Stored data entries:
════

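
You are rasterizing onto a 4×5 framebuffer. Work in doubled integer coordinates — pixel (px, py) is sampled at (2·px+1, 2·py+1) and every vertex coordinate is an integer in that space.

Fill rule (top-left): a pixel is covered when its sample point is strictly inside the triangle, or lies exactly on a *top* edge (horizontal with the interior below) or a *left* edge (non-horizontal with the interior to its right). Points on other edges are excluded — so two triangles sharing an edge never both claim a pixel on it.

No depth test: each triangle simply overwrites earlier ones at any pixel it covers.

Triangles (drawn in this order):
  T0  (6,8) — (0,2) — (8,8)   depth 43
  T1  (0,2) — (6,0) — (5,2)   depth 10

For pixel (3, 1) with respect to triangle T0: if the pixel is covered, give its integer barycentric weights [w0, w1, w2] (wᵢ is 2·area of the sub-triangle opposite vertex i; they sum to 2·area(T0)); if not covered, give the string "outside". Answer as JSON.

T0:
  2·area = 12
  edge (6, 8)→(0, 2): d=(-6,-6) top-left  bias=+0
  edge (0, 2)→(8, 8): d=(8,6) right/bottom  bias=-1
  edge (8, 8)→(6, 8): d=(-2,0) right/bottom  bias=-1
    (0,1)@(1, 3): e=[0,2,10] → #  [on edge]
    (1,1)@(3, 3): e=[12,-10,10] → ·
    (0,2)@(1, 5): e=[-12,18,6] → ·
    (1,2)@(3, 5): e=[0,6,6] → #  [on edge]
    (2,2)@(5, 5): e=[12,-6,6] → ·
    (1,3)@(3, 7): e=[-12,22,2] → ·
    (2,3)@(5, 7): e=[0,10,2] → #  [on edge]
    (3,3)@(7, 7): e=[12,-2,2] → ·
    (2,4)@(5, 9): e=[-12,26,-2] → ·
    (3,4)@(7, 9): e=[0,14,-2] → ·  [on edge]
  covered (3 px):
    · · · ·
    # · · ·
    · # · ·
    · · # ·
    · · · ·
T1:
  2·area = 10
  edge (0, 2)→(6, 0): d=(6,-2) top-left  bias=+0
  edge (6, 0)→(5, 2): d=(-1,2) right/bottom  bias=-1
  edge (5, 2)→(0, 2): d=(-5,0) right/bottom  bias=-1
    (1,0)@(3, 1): e=[0,5,5] → #  [on edge]
    (2,0)@(5, 1): e=[4,1,5] → #
    (3,0)@(7, 1): e=[8,-3,5] → ·
    (1,1)@(3, 3): e=[12,3,-5] → ·
    (2,1)@(5, 3): e=[16,-1,-5] → ·
  covered (2 px):
    · # # ·
    · · · ·
    · · · ·
    · · · ·
    · · · ·

Final: "outside"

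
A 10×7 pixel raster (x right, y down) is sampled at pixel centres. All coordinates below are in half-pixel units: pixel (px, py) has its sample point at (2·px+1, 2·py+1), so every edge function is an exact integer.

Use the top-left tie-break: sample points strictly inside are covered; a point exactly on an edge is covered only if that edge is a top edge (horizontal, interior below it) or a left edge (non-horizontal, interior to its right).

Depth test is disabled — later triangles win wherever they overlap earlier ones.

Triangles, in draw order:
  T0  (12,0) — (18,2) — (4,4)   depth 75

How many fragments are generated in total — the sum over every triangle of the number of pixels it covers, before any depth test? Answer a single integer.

T0:
  2·area = 40
  edge (12, 0)→(18, 2): d=(6,2) right/bottom  bias=-1
  edge (18, 2)→(4, 4): d=(-14,2) right/bottom  bias=-1
  edge (4, 4)→(12, 0): d=(8,-4) top-left  bias=+0
    (5,0)@(11, 1): e=[8,28,4] → X
    (6,0)@(13, 1): e=[4,24,12] → X
    (7,0)@(15, 1): e=[0,20,20] → .  [on edge]
    (3,1)@(7, 3): e=[28,8,4] → X
    (4,1)@(9, 3): e=[24,4,12] → X
    (5,1)@(11, 3): e=[20,0,20] → .  [on edge]
    (6,1)@(13, 3): e=[16,-4,28] → .
    (3,2)@(7, 5): e=[40,-20,20] → .
    (4,2)@(9, 5): e=[36,-24,28] → .
  covered (4 px):
    . . . . . X X . . .
    . . . X X . . . . .
    . . . . . . . . . .
    . . . . . . . . . .
    . . . . . . . . . .
    . . . . . . . . . .
    . . . . . . . . . .

Result: 4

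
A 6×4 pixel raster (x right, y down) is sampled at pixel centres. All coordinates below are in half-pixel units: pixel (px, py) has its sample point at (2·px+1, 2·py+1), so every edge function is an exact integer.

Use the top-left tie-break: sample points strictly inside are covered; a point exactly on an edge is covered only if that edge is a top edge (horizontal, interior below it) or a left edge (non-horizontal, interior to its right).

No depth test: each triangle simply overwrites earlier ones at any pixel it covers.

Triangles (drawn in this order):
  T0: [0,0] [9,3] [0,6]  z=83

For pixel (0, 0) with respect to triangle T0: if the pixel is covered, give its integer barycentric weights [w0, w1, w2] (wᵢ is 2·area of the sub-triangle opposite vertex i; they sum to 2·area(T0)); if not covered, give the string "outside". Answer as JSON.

T0:
  2·area = 54
  edge (0, 0)→(9, 3): d=(9,3) right/bottom  bias=-1
  edge (9, 3)→(0, 6): d=(-9,3) right/bottom  bias=-1
  edge (0, 6)→(0, 0): d=(0,-6) top-left  bias=+0
    (0,0)@(1, 1): e=[6,42,6] → █
    (1,0)@(3, 1): e=[0,36,18] → ·  [on edge]
    (0,1)@(1, 3): e=[24,24,6] → █
    (1,1)@(3, 3): e=[18,18,18] → █
    (2,1)@(5, 3): e=[12,12,30] → █
    (3,1)@(7, 3): e=[6,6,42] → █
    (4,1)@(9, 3): e=[0,0,54] → ·  [on edge]
    (0,2)@(1, 5): e=[42,6,6] → █
    (1,2)@(3, 5): e=[36,0,18] → ·  [on edge]
    (2,2)@(5, 5): e=[30,-6,30] → ·
    (3,2)@(7, 5): e=[24,-12,42] → ·
    (0,3)@(1, 7): e=[60,-12,6] → ·
  covered (6 px):
    █ · · · · ·
    █ █ █ █ · ·
    █ · · · · ·
    · · · · · ·

Result: [42,6,6]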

════

What to produce:
Transcribe the records above exactly.

Solved exercise:
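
You are rasterizing onto a 4×5 framebuffer. Work in doubled integer coordinates — pixel (px, py) is sampled at (2·px+1, 2·py+1) and every vertex coordinate is an integer in that space.

Fill rule (top-left): a pixel is covered when its sample point is strictly inside the triangle, or lies exactly on a *top* edge (horizontal with the interior below) or a *left* edge (non-horizontal with the interior to its right). Points on other edges are excluded — so two triangles sharing an edge never both claim a pixel on it.

No depth test: each triangle simply overwrites earlier ones at any pixel it covers.

Triangles (drawn in this order):
  T0  (6,8) — (0,2) — (8,8)   depth 43
  T1  (0,2) — (6,0) — (5,2)   depth 10

For pixel (3, 1) with respect to triangle T0: if the pixel is covered, give its integer barycentric weights [w0, w1, w2] (wᵢ is 2·area of the sub-triangle opposite vertex i; they sum to 2·area(T0)); if not covered, give the string "outside". Answer as JSON.

T0:
  2·area = 12
  edge (6, 8)→(0, 2): d=(-6,-6) top-left  bias=+0
  edge (0, 2)→(8, 8): d=(8,6) right/bottom  bias=-1
  edge (8, 8)→(6, 8): d=(-2,0) right/bottom  bias=-1
    (0,1)@(1, 3): e=[0,2,10] → #  [on edge]
    (1,1)@(3, 3): e=[12,-10,10] → ·
    (0,2)@(1, 5): e=[-12,18,6] → ·
    (1,2)@(3, 5): e=[0,6,6] → #  [on edge]
    (2,2)@(5, 5): e=[12,-6,6] → ·
    (1,3)@(3, 7): e=[-12,22,2] → ·
    (2,3)@(5, 7): e=[0,10,2] → #  [on edge]
    (3,3)@(7, 7): e=[12,-2,2] → ·
    (2,4)@(5, 9): e=[-12,26,-2] → ·
    (3,4)@(7, 9): e=[0,14,-2] → ·  [on edge]
  covered (3 px):
    · · · ·
    # · · ·
    · # · ·
    · · # ·
    · · · ·
T1:
  2·area = 10
  edge (0, 2)→(6, 0): d=(6,-2) top-left  bias=+0
  edge (6, 0)→(5, 2): d=(-1,2) right/bottom  bias=-1
  edge (5, 2)→(0, 2): d=(-5,0) right/bottom  bias=-1
    (1,0)@(3, 1): e=[0,5,5] → #  [on edge]
    (2,0)@(5, 1): e=[4,1,5] → #
    (3,0)@(7, 1): e=[8,-3,5] → ·
    (1,1)@(3, 3): e=[12,3,-5] → ·
    (2,1)@(5, 3): e=[16,-1,-5] → ·
  covered (2 px):
    · # # ·
    · · · ·
    · · · ·
    · · · ·
    · · · ·

Final: "outside"

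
A 10×7 pixel raster (x right, y down) is sampled at pixel centres. All coordinates below are in half-pixel units: pixel (px, py) has its sample point at (2·px+1, 2·py+1), so every edge function is an exact integer.

Use the top-left tie-break: sample points strictly inside are covered; a point exactly on an edge is covered only if that edge is a top edge (horizontal, interior below it) or a left edge (non-horizontal, interior to its right).

Depth test is disabled — later triangles win wherever they overlap earlier ones.

Triangles, in draw order:
  T0  (12,0) — (18,2) — (4,4)   depth 75

How many fragments are generated in total — the sum over every triangle of the number of pixels it covers, before any depth test? Answer a single integer.

T0:
  2·area = 40
  edge (12, 0)→(18, 2): d=(6,2) right/bottom  bias=-1
  edge (18, 2)→(4, 4): d=(-14,2) right/bottom  bias=-1
  edge (4, 4)→(12, 0): d=(8,-4) top-left  bias=+0
    (5,0)@(11, 1): e=[8,28,4] → X
    (6,0)@(13, 1): e=[4,24,12] → X
    (7,0)@(15, 1): e=[0,20,20] → .  [on edge]
    (3,1)@(7, 3): e=[28,8,4] → X
    (4,1)@(9, 3): e=[24,4,12] → X
    (5,1)@(11, 3): e=[20,0,20] → .  [on edge]
    (6,1)@(13, 3): e=[16,-4,28] → .
    (3,2)@(7, 5): e=[40,-20,20] → .
    (4,2)@(9, 5): e=[36,-24,28] → .
  covered (4 px):
    . . . . . X X . . .
    . . . X X . . . . .
    . . . . . . . . . .
    . . . . . . . . . .
    . . . . . . . . . .
    . . . . . . . . . .
    . . . . . . . . . .

Result: 4

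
A 6×4 pixel raster (x right, y down) is sampled at pixel centres. All coordinates below are in half-pixel units: pixel (px, py) has its sample point at (2·px+1, 2·py+1), so every edge function is an exact integer.

Use the top-left tie-break: sample points strictly inside are covered; a point exactly on an edge is covered only if that edge is a top edge (horizontal, interior below it) or a left edge (non-horizontal, interior to its right).

No depth test: each triangle simply overwrites earlier ones at any pixel it covers.

Triangles (drawn in this order):
  T0: [0,0] [9,3] [0,6]  z=83

For pixel (0, 0) with respect to triangle T0: if the pixel is covered, give its integer barycentric weights [w0, w1, w2] (wᵢ is 2·area of the sub-triangle opposite vertex i; they sum to 2·area(T0)); if not covered, give the string "outside". Answer as JSON.

T0:
  2·area = 54
  edge (0, 0)→(9, 3): d=(9,3) right/bottom  bias=-1
  edge (9, 3)→(0, 6): d=(-9,3) right/bottom  bias=-1
  edge (0, 6)→(0, 0): d=(0,-6) top-left  bias=+0
    (0,0)@(1, 1): e=[6,42,6] → █
    (1,0)@(3, 1): e=[0,36,18] → ·  [on edge]
    (0,1)@(1, 3): e=[24,24,6] → █
    (1,1)@(3, 3): e=[18,18,18] → █
    (2,1)@(5, 3): e=[12,12,30] → █
    (3,1)@(7, 3): e=[6,6,42] → █
    (4,1)@(9, 3): e=[0,0,54] → ·  [on edge]
    (0,2)@(1, 5): e=[42,6,6] → █
    (1,2)@(3, 5): e=[36,0,18] → ·  [on edge]
    (2,2)@(5, 5): e=[30,-6,30] → ·
    (3,2)@(7, 5): e=[24,-12,42] → ·
    (0,3)@(1, 7): e=[60,-12,6] → ·
  covered (6 px):
    █ · · · · ·
    █ █ █ █ · ·
    █ · · · · ·
    · · · · · ·

Result: [42,6,6]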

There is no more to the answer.